[Collected data entries]
______

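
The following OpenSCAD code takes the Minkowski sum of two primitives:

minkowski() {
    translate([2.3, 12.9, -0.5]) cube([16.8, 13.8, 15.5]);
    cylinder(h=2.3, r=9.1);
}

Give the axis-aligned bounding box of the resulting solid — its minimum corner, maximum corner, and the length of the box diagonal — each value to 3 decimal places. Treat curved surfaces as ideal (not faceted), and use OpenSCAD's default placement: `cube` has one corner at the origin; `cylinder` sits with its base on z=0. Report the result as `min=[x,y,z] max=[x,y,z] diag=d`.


min=[-6.800,3.800,-0.500] max=[28.200,35.800,17.300] diag=50.654

A = translate([2.3, 12.9, -0.5]) cube([16.8, 13.8, 15.5]) → bbox [2.3,12.9,-0.5] .. [19.1,26.7,15]
B = cylinder(h=2.3, r=9.1) → bbox [-9.1,-9.1,0] .. [9.1,9.1,2.3]
lo = A.lo+B.lo = [2.3-9.1, 12.9-9.1, -0.5+0] = [-6.800,3.800,-0.500]
hi = A.hi+B.hi = [19.1+9.1, 26.7+9.1, 15+2.3] = [28.200,35.800,17.300]
diag = √(35²+32²+17.8²) = √2565.84 = 50.654


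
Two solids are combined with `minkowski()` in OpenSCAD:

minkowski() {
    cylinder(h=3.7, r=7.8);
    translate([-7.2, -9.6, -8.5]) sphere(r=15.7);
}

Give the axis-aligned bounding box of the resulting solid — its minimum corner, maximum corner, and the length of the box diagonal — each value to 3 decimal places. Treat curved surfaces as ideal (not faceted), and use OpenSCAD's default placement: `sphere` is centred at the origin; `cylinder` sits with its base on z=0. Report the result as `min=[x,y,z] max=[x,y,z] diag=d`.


min=[-30.700,-33.100,-24.200] max=[16.300,13.900,10.900] diag=75.167

A = translate([-7.2, -9.6, -8.5]) sphere(r=15.7) → bbox [-22.9,-25.3,-24.2] .. [8.5,6.1,7.2]
B = cylinder(h=3.7, r=7.8) → bbox [-7.8,-7.8,0] .. [7.8,7.8,3.7]
lo = A.lo+B.lo = [-22.9-7.8, -25.3-7.8, -24.2+0] = [-30.700,-33.100,-24.200]
hi = A.hi+B.hi = [8.5+7.8, 6.1+7.8, 7.2+3.7] = [16.300,13.900,10.900]
diag = √(47²+47²+35.1²) = √5650.01 = 75.167


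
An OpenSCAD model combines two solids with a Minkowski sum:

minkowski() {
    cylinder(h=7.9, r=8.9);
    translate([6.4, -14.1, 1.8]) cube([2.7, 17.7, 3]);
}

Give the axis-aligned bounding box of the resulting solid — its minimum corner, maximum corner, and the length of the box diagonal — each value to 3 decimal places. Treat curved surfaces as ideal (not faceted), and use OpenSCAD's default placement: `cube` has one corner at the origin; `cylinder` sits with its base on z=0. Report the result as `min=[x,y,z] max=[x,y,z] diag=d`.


min=[-2.500,-23.000,1.800] max=[18.000,12.500,12.700] diag=42.418

A = translate([6.4, -14.1, 1.8]) cube([2.7, 17.7, 3]) → bbox [6.4,-14.1,1.8] .. [9.1,3.6,4.8]
B = cylinder(h=7.9, r=8.9) → bbox [-8.9,-8.9,0] .. [8.9,8.9,7.9]
lo = A.lo+B.lo = [6.4-8.9, -14.1-8.9, 1.8+0] = [-2.500,-23.000,1.800]
hi = A.hi+B.hi = [9.1+8.9, 3.6+8.9, 4.8+7.9] = [18.000,12.500,12.700]
diag = √(20.5²+35.5²+10.9²) = √1799.31 = 42.418


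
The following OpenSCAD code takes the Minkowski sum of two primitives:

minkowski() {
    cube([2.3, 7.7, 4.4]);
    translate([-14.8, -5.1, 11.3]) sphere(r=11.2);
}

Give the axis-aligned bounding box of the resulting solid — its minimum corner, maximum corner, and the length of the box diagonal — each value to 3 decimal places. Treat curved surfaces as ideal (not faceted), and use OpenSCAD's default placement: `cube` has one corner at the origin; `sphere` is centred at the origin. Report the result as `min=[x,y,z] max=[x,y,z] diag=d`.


A = translate([-14.8, -5.1, 11.3]) sphere(r=11.2) → bbox [-26,-16.3,0.1] .. [-3.6,6.1,22.5]
B = cube([2.3, 7.7, 4.4]) → bbox [0,0,0] .. [2.3,7.7,4.4]
lo = A.lo+B.lo = [-26+0, -16.3+0, 0.1+0] = [-26.000,-16.300,0.100]
hi = A.hi+B.hi = [-3.6+2.3, 6.1+7.7, 22.5+4.4] = [-1.300,13.800,26.900]
diag = √(24.7²+30.1²+26.8²) = √2234.34 = 47.269

min=[-26.000,-16.300,0.100] max=[-1.300,13.800,26.900] diag=47.269


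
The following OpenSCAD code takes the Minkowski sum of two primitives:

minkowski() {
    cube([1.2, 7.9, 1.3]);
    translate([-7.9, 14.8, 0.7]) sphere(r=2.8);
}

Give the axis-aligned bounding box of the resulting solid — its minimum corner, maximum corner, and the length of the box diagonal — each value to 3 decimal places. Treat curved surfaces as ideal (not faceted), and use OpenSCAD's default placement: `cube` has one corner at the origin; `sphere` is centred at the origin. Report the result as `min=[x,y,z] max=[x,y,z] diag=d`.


min=[-10.700,12.000,-2.100] max=[-3.900,25.500,4.800] diag=16.616

A = translate([-7.9, 14.8, 0.7]) sphere(r=2.8) → bbox [-10.7,12,-2.1] .. [-5.1,17.6,3.5]
B = cube([1.2, 7.9, 1.3]) → bbox [0,0,0] .. [1.2,7.9,1.3]
lo = A.lo+B.lo = [-10.7+0, 12+0, -2.1+0] = [-10.700,12.000,-2.100]
hi = A.hi+B.hi = [-5.1+1.2, 17.6+7.9, 3.5+1.3] = [-3.900,25.500,4.800]
diag = √(6.8²+13.5²+6.9²) = √276.1 = 16.616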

______

=== Work request ===
The answer should be all lines from the entries above that hold the word "solids".

=== Solution for this problem ===
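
Two solids are combined with `minkowski()` in OpenSCAD:
An OpenSCAD model combines two solids with a Minkowski sum: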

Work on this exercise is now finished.